**WHAT YOU SHOULD DO**
Below are the records; copy out every line that holds the word "periods".

**EXERCISE DATA**

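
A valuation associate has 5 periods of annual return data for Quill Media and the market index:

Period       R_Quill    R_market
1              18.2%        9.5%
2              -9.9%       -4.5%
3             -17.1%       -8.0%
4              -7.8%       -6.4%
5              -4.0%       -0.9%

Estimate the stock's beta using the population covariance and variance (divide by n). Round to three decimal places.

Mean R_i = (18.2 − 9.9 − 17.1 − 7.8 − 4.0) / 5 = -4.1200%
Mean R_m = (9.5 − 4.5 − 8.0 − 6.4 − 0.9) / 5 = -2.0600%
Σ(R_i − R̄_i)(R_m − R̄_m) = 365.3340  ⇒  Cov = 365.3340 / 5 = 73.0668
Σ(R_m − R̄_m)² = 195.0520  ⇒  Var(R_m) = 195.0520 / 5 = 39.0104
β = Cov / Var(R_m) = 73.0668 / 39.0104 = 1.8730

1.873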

==

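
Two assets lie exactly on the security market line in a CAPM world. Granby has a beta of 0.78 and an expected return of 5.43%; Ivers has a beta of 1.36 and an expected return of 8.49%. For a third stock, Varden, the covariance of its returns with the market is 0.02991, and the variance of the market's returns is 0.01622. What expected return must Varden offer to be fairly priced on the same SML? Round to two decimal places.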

...

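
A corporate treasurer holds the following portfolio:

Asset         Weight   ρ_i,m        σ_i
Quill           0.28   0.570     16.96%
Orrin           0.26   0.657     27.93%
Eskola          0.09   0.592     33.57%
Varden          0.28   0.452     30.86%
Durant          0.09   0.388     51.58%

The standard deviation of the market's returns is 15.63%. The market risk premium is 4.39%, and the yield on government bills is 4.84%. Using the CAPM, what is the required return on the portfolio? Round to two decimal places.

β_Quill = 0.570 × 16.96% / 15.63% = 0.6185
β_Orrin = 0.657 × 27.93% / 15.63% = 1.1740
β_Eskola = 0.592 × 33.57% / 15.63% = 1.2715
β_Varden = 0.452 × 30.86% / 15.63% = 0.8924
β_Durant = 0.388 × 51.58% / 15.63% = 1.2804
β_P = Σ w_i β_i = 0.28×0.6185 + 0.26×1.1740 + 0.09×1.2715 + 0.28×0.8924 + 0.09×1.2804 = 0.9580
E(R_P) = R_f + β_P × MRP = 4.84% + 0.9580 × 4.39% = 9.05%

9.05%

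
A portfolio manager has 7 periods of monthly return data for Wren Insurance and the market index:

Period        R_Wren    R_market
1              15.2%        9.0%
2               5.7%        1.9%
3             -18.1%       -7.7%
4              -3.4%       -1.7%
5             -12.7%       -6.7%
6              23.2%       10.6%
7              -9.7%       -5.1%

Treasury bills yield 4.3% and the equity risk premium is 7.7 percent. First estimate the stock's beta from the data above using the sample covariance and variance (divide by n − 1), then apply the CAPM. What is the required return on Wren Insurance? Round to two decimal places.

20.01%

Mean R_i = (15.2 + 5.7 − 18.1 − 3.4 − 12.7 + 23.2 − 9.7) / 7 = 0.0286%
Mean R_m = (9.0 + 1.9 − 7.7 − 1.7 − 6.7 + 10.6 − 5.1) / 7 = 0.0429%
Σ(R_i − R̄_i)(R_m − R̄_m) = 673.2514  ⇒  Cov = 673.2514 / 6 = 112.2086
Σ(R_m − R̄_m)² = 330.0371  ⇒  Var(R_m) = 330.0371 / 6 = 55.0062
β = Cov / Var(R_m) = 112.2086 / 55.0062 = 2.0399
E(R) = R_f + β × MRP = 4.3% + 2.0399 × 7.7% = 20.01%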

**SOLUTION TO THE EXERCISE**
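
A valuation associate has 5 periods of annual return data for Quill Media and the market index:
A portfolio manager has 7 periods of monthly return data for Wren Insurance and the market index: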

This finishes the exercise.